TASK DIRECTIONS -
Copy exactly the run of lines that begins at the line with "A fixed-rate bond" and ends at the final line of the entries.

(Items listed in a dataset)
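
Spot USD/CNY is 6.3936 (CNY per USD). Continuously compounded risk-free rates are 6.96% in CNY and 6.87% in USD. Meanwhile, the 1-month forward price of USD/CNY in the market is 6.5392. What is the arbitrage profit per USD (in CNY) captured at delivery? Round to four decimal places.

Fair forward: F* = S·e^(carry·T), with carry = (r_CNY − r_USD) = 0.0696 − 0.0687 = 0.0009
F* = 6.3936 · e^(0.0009 × 1/12) = 6.3936 · e^0.000075 = 6.3936 × 1.000075 = 6.3941
Market 6.5392 > fair 6.3941: forward overpriced → cash-and-carry (buy spot, short the forward).
At maturity, profit = |F_mkt − F*| = |6.5392 − 6.3941| = 0.1451 per USD (in CNY)

0.1451 per USD (in CNY)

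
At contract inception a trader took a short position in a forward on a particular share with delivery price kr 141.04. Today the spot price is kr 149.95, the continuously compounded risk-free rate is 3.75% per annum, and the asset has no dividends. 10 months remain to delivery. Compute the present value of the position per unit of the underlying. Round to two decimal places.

Current fair forward for the remaining 10 months: F = S·e^(r·T), r = 0.0375
F = 149.95 · e^(0.0375 × 10/12) = 149.95 × 1.031743 = 154.7099
Value of long forward = (F − K)·e^(−rT) = (154.7099 − 141.04) · e^(−0.0375·10/12)
= 13.6699 × 0.969233 = 13.25
Short position value = −(long value) = -kr 13.25

-kr 13.25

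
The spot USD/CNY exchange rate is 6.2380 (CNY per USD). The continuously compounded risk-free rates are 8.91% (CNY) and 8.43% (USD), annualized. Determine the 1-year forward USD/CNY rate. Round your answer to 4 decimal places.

F = S·e^((r_CNY − r_USD)T) = 6.2380 · e^((0.0891 − 0.0843) × 1)
= 6.2380 · e^0.004800 = 6.2380 × 1.004812
F = 6.2680 CNY per USD

6.2680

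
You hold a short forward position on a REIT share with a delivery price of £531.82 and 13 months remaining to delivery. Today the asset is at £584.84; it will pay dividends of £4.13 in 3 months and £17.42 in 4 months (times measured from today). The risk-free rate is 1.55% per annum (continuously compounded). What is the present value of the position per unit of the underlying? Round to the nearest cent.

PV(remaining dividends) I = 4.13·e^(−0.0155·3/12) + 17.42·e^(−0.0155·4/12) = 21.4443
Current forward F = (S − I)·e^(rT) = (584.84 − 21.4443)·e^(0.0155·13/12) = 563.3957 × 1.016933 = 572.9357
Value (long) = (F − K)·e^(−rT) = (572.9357 − 531.82) × 0.983349 = 40.4311
Short position value = −(long value) = -£40.43

-£40.43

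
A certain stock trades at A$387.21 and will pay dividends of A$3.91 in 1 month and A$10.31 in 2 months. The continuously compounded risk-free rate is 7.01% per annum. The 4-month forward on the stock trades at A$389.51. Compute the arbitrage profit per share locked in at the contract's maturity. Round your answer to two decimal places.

PV(dividends) I = 3.91·e^(−0.0701·1/12) + 10.31·e^(−0.0701·2/12) = 14.0775
Fair forward F* = (S − I)·e^(rT) = (387.21 − 14.0775)·e^0.023367 = 373.1325 × 1.023642 = 381.9541
Market A$389.51 > fair 381.9541: forward overpriced → cash-and-carry (borrow at r, buy the stock and collect the dividends, short the forward).
Profit at T = |F_mkt − F*| = |389.51 − 381.9541| = A$7.56 per share

A$7.56 per share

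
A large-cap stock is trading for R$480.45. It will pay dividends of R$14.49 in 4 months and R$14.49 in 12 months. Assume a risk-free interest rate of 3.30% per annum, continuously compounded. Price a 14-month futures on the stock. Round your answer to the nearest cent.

PV(dividends) I = 14.49·e^(−0.0330·4/12) + 14.49·e^(−0.0330·12/12)
I = 14.3315 + 14.0196 = 28.3511
F = (S − I)·e^(rT) = (480.45 − 28.3511) · e^(0.0330·14/12)
= 452.0989 · e^0.038500 = 452.0989 × 1.039251 = R$469.84

R$469.84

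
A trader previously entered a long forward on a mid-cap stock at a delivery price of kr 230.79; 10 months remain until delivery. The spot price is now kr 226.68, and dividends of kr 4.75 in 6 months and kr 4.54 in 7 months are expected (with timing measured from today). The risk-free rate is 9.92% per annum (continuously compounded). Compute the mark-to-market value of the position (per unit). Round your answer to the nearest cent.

PV(remaining dividends) I = 4.75·e^(−0.0992·6/12) + 4.54·e^(−0.0992·7/12) = 8.8049
Current forward F = (S − I)·e^(rT) = (226.68 − 8.8049)·e^(0.0992·10/12) = 217.8751 × 1.086180 = 236.6516
Value (long) = (F − K)·e^(−rT) = (236.6516 − 230.79) × 0.920658 = 5.3965
Value = kr 5.40

kr 5.40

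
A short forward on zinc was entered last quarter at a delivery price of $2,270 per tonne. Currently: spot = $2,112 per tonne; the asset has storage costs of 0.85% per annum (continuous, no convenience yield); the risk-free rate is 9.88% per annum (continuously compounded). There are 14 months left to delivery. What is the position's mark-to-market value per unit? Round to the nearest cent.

-$110.19 per tonne

Current fair forward for the remaining 14 months: F = S·e^((r + u)·T), (r + u) = 0.0988 + 0.0085 = 0.1073
F = 2112 · e^(0.1073 × 14/12) = 2112 × 1.13335622 = 2393.6483
Value of long forward = (F − K)·e^(−rT) = (2393.6483 − 2270) · e^(−0.0988·14/12)
= 123.6483 × 0.89112848 = 110.19
Short position value = −(long value) = -$110.19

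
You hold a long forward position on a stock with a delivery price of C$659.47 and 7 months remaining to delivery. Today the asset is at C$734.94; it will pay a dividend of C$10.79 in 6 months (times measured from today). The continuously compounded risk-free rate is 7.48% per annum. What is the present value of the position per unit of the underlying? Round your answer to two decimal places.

C$93.23

PV(remaining dividends) I = 10.79·e^(−0.0748·6/12) = 10.3939
Current forward F = (S − I)·e^(rT) = (734.94 − 10.3939)·e^(0.0748·7/12) = 724.5461 × 1.044599 = 756.8601
Value (long) = (F − K)·e^(−rT) = (756.8601 − 659.47) × 0.957305 = 93.2320
Value = C$93.23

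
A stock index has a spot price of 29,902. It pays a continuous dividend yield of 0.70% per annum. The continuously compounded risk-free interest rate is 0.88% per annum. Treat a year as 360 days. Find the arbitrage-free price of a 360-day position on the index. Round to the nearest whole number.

F = S·e^((r − q)T) = 29902 · e^((0.0088 − 0.0070) × 360/360)
= 29902 · e^0.001800 = 29902 × 1.001802
F = 29,956

29,956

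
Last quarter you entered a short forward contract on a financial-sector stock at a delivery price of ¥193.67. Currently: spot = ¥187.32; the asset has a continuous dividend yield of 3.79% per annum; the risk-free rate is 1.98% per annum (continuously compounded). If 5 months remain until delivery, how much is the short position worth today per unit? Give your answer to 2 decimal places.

¥7.69

Current fair forward for the remaining 5 months: F = S·e^((r − q)·T), (r − q) = 0.0198 − 0.0379 = -0.0181
F = 187.32 · e^(-0.0181 × 5/12) = 187.32 × 0.992487 = 185.9127
Value of long forward = (F − K)·e^(−rT) = (185.9127 − 193.67) · e^(−0.0198·5/12)
= -7.7573 × 0.991784 = -7.69
Short position value = −(long value) = ¥7.69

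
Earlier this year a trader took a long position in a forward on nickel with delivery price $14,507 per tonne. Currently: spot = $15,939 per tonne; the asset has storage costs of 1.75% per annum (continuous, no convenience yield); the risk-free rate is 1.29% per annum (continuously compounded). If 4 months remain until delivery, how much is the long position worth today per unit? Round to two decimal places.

Current fair forward for the remaining 4 months: F = S·e^((r + u)·T), (r + u) = 0.0129 + 0.0175 = 0.0304
F = 15939 · e^(0.0304 × 4/12) = 15939 × 1.01018485 = 16101.3363
Value of long forward = (F − K)·e^(−rT) = (16101.3363 − 14507) · e^(−0.0129·4/12)
= 1594.3363 × 0.99570923 = 1587.50

$1587.50 per tonne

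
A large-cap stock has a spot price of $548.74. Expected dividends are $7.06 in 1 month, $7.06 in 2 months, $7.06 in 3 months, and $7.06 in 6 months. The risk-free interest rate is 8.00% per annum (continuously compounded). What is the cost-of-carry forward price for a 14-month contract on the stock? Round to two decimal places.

PV(dividends) I = 7.06·e^(−0.0800·1/12) + 7.06·e^(−0.0800·2/12) + 7.06·e^(−0.0800·3/12) + 7.06·e^(−0.0800·6/12)
I = 7.0131 + 6.9665 + 6.9202 + 6.7832 = 27.6830
F = (S − I)·e^(rT) = (548.74 − 27.6830) · e^(0.0800·14/12)
= 521.0570 · e^0.093333 = 521.0570 × 1.097827 = $572.03

$572.03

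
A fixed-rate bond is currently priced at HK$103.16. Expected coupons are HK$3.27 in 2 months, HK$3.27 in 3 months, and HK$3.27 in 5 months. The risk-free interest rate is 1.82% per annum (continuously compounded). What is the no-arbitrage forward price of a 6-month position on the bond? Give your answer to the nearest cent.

PV(coupons) I = 3.27·e^(−0.0182·2/12) + 3.27·e^(−0.0182·3/12) + 3.27·e^(−0.0182·5/12)
I = 3.2601 + 3.2552 + 3.2453 = 9.7606
F = (S − I)·e^(rT) = (103.16 − 9.7606) · e^(0.0182·6/12)
= 93.3994 · e^0.009100 = 93.3994 × 1.009142 = HK$94.25

HK$94.25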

SOLUTION TO THE EXERCISE -
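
A fixed-rate bond is currently priced at HK$103.16. Expected coupons are HK$3.27 in 2 months, HK$3.27 in 3 months, and HK$3.27 in 5 months. The risk-free interest rate is 1.82% per annum (continuously compounded). What is the no-arbitrage forward price of a 6-month position on the bond? Give your answer to the nearest cent.

PV(coupons) I = 3.27·e^(−0.0182·2/12) + 3.27·e^(−0.0182·3/12) + 3.27·e^(−0.0182·5/12)
I = 3.2601 + 3.2552 + 3.2453 = 9.7606
F = (S − I)·e^(rT) = (103.16 − 9.7606) · e^(0.0182·6/12)
= 93.3994 · e^0.009100 = 93.3994 × 1.009142 = HK$94.25

HK$94.25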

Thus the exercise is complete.